# What to produce
Report each line of the entries that includes "review" by copying it.

=== Section Start ===

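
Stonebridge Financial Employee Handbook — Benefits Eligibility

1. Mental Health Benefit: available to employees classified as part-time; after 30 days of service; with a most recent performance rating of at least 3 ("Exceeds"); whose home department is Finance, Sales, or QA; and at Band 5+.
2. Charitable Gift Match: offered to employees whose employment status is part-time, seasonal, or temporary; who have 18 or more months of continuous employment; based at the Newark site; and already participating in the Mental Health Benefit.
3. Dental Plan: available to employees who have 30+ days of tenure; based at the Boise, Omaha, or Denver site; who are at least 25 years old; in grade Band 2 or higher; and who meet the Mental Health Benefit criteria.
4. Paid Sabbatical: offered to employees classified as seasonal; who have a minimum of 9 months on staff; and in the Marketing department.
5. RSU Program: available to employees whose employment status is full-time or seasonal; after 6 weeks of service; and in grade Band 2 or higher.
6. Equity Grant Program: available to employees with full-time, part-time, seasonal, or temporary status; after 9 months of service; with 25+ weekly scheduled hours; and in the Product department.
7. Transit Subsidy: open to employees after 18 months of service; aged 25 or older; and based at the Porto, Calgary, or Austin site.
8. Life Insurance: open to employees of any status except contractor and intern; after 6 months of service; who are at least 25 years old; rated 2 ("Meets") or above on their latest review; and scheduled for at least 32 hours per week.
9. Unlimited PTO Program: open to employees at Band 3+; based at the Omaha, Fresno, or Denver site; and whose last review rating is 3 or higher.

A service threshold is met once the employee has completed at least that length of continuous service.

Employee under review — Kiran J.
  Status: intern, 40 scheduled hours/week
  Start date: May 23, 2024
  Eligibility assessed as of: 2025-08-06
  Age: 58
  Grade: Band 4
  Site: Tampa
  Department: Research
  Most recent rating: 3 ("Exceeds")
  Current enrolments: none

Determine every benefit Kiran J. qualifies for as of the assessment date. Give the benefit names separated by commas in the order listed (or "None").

Service from May 23, 2024 to 2025-08-06: 440 days.
Mental Health Benefit — status intern ✗ (requires part-time) → not eligible.
Charitable Gift Match — status intern ✗ (requires part-time, seasonal, or temporary) → not eligible.
Dental Plan — service 440 days ≥ 30 days ✓; site Tampa ✗ (not Boise, Omaha, or Denver) → not eligible.
Paid Sabbatical — status intern ✗ (requires seasonal) → not eligible.
RSU Program — status intern ✗ (requires full-time or seasonal) → not eligible.
Equity Grant Program — status intern ✗ (requires full-time, part-time, seasonal, or temporary) → not eligible.
Transit Subsidy — service 440 days < 18 months (≈540 days) ✗ → not eligible.
Life Insurance — status intern ✗ (excluded) → not eligible.
Unlimited PTO Program — grade Band 4 ≥ Band 3 ✓; site Tampa ✗ (not Omaha, Fresno, or Denver) → not eligible.

None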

=== Section End ===

# Task solution
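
8. Life Insurance: open to employees of any status except contractor and intern; after 6 months of service; who are at least 25 years old; rated 2 ("Meets") or above on their latest review; and scheduled for at least 32 hours per week.
9. Unlimited PTO Program: open to employees at Band 3+; based at the Omaha, Fresno, or Denver site; and whose last review rating is 3 or higher.
Employee under review — Kiran J.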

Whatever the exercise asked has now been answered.